> **WHAT TO WORK ON**:
Output exactly the lines that run from the top of the entries to the line holding "Group B: 107", including both of those lines.

Source data
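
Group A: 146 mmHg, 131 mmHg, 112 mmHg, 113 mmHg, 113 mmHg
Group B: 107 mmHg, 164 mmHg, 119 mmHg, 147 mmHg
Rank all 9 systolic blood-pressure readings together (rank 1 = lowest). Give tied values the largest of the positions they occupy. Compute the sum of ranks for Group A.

Sorted (ascending): 107, 112, 113, 113, 119, 131, 146, 147, 164
The 2 values of 113 occupy positions 3–4 → each gets rank 4.
Group A values → pooled ranks: 146→7, 131→6, 112→2, 113→4, 113→4
Rank sum = 7 + 6 + 2 + 4 + 4 = 23

23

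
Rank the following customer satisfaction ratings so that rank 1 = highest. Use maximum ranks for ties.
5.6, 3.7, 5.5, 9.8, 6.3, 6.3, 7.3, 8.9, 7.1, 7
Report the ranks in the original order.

8, 10, 9, 1, 7, 7, 3, 2, 4, 5

Sorted (descending): 9.8, 8.9, 7.3, 7.1, 7, 6.3, 6.3, 5.6, 5.5, 3.7
The 2 values of 6.3 occupy positions 6–7 → each gets rank 7.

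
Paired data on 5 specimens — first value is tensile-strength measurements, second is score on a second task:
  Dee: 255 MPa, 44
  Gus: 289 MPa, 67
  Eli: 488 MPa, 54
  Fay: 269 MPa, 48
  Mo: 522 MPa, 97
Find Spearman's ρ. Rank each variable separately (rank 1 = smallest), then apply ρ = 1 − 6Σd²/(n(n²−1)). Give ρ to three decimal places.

0.900

Ranks of variable 1: 1, 3, 4, 2, 5
Ranks of variable 2: 1, 4, 3, 2, 5
d = r₁ − r₂: 0, -1, 1, 0, 0
d²: 0, 1, 1, 0, 0; Σd² = 2
ρ = 1 − 6·2/(5·24) = 1 − 12/120 = 0.900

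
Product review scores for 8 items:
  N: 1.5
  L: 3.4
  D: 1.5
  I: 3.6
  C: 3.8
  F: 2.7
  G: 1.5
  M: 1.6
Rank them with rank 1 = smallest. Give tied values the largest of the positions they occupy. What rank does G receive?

3

Sorted (ascending): 1.5, 1.5, 1.5, 1.6, 2.7, 3.4, 3.6, 3.8
The 3 values of 1.5 occupy positions 1–3 → each gets rank 3.
G has value 1.5 → rank 3.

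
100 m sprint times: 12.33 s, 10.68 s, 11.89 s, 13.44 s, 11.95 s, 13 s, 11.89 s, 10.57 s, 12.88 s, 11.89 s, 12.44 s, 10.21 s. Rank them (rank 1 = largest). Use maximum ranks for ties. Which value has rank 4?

12.44

Sorted (descending): 13.44, 13, 12.88, 12.44, 12.33, 11.95, 11.89, 11.89, 11.89, 10.68, 10.57, 10.21
The 3 values of 11.89 occupy positions 7–9 → each gets rank 9.
Rank 4 → value 12.44.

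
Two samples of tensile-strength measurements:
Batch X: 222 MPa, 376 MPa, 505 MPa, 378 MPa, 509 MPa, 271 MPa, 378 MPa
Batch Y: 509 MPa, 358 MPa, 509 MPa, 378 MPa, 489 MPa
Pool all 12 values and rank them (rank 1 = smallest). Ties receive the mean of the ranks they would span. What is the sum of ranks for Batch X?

39

Sorted (ascending): 222, 271, 358, 376, 378, 378, 378, 489, 505, 509, 509, 509
The 3 values of 378 occupy positions 5–7 → average rank 6.
The 3 values of 509 occupy positions 10–12 → average rank 11.
Batch X values → pooled ranks: 222→1, 376→4, 505→9, 378→6, 509→11, 271→2, 378→6
Rank sum = 1 + 4 + 9 + 6 + 11 + 2 + 6 = 39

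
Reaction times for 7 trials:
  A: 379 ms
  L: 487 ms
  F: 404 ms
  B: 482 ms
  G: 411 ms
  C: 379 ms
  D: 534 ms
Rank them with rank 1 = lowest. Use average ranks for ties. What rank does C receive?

Sorted (ascending): 379, 379, 404, 411, 482, 487, 534
The 2 values of 379 occupy positions 1–2 → average rank (1+2)/2 = 1.5.
C has value 379 ms → rank 1.5.

1.5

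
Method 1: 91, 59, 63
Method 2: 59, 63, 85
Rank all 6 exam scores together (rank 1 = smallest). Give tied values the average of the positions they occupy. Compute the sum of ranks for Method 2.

10

Sorted (ascending): 59, 59, 63, 63, 85, 91
The 2 values of 59 occupy positions 1–2 → average rank (1+2)/2 = 1.5.
The 2 values of 63 occupy positions 3–4 → average rank (3+4)/2 = 3.5.
Method 2 values → pooled ranks: 59→1.5, 63→3.5, 85→5
Rank sum = 1.5 + 3.5 + 5 = 10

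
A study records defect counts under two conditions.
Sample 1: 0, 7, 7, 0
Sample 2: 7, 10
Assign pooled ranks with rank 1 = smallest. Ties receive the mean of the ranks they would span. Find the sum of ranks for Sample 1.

11

Sorted (ascending): 0, 0, 7, 7, 7, 10
The 2 values of 0 occupy positions 1–2 → average rank (1+2)/2 = 1.5.
The 3 values of 7 occupy positions 3–5 → average rank 4.
Sample 1 values → pooled ranks: 0→1.5, 7→4, 7→4, 0→1.5
Rank sum = 1.5 + 4 + 4 + 1.5 = 11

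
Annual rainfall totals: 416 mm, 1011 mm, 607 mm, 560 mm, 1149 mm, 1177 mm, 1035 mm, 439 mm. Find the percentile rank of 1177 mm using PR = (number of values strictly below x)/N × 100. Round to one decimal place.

87.5

N = 8.
Strictly below 1177: 7. Equal to 1177: 1.
PR = 7/8 × 100 = 87.5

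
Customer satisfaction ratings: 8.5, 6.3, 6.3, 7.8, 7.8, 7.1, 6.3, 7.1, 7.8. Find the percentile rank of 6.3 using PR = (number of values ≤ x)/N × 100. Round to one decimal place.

N = 9.
Strictly below 6.3: 0. Equal to 6.3: 3.
PR = 3/9 × 100 = 33.3

33.3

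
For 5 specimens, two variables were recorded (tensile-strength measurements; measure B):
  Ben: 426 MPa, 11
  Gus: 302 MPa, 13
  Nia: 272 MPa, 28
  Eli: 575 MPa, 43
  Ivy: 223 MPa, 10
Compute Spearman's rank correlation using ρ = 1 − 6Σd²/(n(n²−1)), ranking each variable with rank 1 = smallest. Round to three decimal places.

Ranks of variable 1: 4, 3, 2, 5, 1
Ranks of variable 2: 2, 3, 4, 5, 1
d = r₁ − r₂: 2, 0, -2, 0, 0
d²: 4, 0, 4, 0, 0; Σd² = 8
ρ = 1 − 6·8/(5·24) = 1 − 48/120 = 0.600

0.600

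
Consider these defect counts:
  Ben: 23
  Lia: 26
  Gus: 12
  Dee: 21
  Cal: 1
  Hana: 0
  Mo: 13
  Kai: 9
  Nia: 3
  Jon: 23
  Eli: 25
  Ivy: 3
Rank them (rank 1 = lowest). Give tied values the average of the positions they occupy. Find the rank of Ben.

Sorted (ascending): 0, 1, 3, 3, 9, 12, 13, 21, 23, 23, 25, 26
The 2 values of 3 occupy positions 3–4 → average rank (3+4)/2 = 3.5.
The 2 values of 23 occupy positions 9–10 → average rank (9+10)/2 = 9.5.
Ben has value 23 → rank 9.5.

9.5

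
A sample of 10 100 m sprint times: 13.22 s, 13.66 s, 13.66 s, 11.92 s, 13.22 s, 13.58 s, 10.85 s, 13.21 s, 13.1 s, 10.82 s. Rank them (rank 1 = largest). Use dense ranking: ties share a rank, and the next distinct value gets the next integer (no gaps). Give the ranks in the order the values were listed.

3, 1, 1, 6, 3, 2, 7, 4, 5, 8

Sorted (descending): 13.66, 13.66, 13.58, 13.22, 13.22, 13.21, 13.1, 11.92, 10.85, 10.82
The 2 values of 13.66 share dense rank 1.
The 2 values of 13.22 share dense rank 3.
Remaining distinct values take the next consecutive integers.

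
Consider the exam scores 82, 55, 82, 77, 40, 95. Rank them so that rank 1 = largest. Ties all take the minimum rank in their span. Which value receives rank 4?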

> **SOLUTION FOR THIS EXERCISE**:
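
Group A: 146 mmHg, 131 mmHg, 112 mmHg, 113 mmHg, 113 mmHg
Group B: 107 mmHg, 164 mmHg, 119 mmHg, 147 mmHg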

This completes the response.